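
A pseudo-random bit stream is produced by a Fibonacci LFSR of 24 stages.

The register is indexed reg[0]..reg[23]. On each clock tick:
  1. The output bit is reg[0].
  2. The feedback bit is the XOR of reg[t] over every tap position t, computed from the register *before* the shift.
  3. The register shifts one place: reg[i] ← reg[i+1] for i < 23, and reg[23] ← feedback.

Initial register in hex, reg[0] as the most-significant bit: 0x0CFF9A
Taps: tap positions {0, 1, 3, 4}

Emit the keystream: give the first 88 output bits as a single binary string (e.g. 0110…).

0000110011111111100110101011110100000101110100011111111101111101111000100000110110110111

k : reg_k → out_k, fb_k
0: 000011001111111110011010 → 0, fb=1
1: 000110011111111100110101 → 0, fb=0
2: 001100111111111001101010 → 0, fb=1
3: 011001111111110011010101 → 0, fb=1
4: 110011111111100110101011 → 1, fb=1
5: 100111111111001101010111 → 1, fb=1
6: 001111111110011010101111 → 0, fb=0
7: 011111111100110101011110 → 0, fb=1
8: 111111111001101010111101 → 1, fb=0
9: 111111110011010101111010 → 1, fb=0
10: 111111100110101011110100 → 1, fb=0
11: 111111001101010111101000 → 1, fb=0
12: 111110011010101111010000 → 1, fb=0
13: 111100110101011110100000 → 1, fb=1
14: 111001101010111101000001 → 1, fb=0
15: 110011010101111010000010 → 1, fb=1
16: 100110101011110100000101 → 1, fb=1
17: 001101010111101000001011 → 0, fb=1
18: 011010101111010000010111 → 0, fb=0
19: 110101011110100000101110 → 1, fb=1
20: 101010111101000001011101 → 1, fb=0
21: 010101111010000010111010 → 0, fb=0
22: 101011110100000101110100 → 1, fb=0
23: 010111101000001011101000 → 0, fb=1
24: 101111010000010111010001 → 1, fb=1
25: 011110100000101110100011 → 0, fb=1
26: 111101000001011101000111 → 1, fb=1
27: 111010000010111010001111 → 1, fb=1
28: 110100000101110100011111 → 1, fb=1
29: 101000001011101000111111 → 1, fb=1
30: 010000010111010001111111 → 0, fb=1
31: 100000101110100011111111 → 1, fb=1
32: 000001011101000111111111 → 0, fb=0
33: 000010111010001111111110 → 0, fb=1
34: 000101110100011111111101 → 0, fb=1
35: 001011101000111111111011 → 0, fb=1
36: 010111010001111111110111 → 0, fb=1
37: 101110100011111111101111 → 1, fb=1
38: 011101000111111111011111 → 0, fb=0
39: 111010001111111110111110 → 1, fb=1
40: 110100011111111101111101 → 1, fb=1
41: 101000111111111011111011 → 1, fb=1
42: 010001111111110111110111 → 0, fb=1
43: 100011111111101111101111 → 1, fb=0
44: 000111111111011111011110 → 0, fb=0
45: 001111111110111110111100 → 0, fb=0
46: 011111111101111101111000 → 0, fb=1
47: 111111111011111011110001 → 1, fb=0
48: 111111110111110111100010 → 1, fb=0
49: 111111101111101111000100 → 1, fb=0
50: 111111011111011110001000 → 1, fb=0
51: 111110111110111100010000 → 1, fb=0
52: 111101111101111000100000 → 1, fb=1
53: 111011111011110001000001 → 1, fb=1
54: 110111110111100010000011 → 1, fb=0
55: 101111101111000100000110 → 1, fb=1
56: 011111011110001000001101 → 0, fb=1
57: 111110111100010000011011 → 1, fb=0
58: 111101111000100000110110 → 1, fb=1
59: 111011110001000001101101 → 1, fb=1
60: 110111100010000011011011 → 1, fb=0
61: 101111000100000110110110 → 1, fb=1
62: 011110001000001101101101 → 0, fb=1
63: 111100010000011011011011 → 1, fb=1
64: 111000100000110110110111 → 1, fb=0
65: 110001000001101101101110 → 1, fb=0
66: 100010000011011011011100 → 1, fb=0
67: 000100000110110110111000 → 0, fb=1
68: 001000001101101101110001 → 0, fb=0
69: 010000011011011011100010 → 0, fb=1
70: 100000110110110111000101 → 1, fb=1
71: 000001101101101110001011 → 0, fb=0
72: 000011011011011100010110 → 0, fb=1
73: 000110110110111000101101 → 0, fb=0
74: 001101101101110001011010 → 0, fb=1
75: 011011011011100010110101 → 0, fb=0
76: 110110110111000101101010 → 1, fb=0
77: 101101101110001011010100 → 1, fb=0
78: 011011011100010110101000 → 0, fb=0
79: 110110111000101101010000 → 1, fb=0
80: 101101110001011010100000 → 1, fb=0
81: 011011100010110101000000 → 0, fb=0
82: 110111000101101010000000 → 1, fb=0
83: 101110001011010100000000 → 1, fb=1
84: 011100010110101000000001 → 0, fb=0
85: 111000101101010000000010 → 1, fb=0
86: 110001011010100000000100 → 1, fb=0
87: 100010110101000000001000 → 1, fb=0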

### TRY IT
All of the lines above that carry the string "feedback" need to be found and copied.

### SOLUTION
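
  2. The feedback bit is the XOR of reg[t] over every tap position t, computed from the register *before* the shift.
  3. The register shifts one place: reg[i] ← reg[i+1] for i < 23, and reg[23] ← feedback.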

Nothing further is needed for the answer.